TASK ITEM.
Look through the entries below and show every line containing the word "sorted".

•••

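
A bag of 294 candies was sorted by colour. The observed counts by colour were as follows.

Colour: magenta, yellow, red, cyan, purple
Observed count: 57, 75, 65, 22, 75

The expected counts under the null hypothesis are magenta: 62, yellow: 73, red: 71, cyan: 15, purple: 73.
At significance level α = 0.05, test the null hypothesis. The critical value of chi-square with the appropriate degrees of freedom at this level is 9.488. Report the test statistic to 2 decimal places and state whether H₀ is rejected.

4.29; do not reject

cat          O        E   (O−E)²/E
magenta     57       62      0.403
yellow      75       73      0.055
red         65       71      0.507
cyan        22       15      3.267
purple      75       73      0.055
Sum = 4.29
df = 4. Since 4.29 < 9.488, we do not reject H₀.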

•••

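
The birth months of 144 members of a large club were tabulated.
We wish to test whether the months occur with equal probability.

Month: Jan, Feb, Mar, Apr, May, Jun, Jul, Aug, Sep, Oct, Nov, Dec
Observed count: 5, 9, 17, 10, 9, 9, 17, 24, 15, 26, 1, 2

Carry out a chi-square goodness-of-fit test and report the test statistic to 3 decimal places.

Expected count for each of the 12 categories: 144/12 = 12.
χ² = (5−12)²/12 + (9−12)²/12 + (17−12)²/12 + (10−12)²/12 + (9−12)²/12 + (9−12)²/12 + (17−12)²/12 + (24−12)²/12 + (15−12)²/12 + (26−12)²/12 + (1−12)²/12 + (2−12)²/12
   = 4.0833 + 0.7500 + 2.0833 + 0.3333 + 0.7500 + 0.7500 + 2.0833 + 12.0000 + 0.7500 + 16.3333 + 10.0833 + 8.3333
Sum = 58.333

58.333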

•••

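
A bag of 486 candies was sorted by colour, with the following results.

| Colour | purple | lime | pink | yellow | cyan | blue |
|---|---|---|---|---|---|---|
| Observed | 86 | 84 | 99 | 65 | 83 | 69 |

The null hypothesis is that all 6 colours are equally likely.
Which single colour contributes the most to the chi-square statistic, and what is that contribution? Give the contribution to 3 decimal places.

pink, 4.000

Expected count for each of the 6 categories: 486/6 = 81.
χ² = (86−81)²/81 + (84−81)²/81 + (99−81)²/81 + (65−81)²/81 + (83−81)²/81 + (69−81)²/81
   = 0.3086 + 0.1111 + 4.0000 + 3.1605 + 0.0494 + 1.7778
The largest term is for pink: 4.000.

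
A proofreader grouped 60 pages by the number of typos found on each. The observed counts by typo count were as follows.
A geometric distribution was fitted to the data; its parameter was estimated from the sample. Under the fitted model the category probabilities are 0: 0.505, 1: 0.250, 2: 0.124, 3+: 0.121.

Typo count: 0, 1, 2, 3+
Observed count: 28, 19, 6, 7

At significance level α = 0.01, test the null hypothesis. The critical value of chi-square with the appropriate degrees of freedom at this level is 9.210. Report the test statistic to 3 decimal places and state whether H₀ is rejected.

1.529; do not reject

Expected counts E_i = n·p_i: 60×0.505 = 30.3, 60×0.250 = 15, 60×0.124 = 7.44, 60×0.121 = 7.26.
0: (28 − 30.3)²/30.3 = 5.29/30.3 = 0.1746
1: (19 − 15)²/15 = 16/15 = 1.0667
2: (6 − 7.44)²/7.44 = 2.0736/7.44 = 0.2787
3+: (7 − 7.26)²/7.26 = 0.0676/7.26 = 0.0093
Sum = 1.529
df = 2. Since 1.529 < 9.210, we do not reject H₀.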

•••

WRITTEN ANSWER.
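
A bag of 294 candies was sorted by colour. The observed counts by colour were as follows.
A bag of 486 candies was sorted by colour, with the following results.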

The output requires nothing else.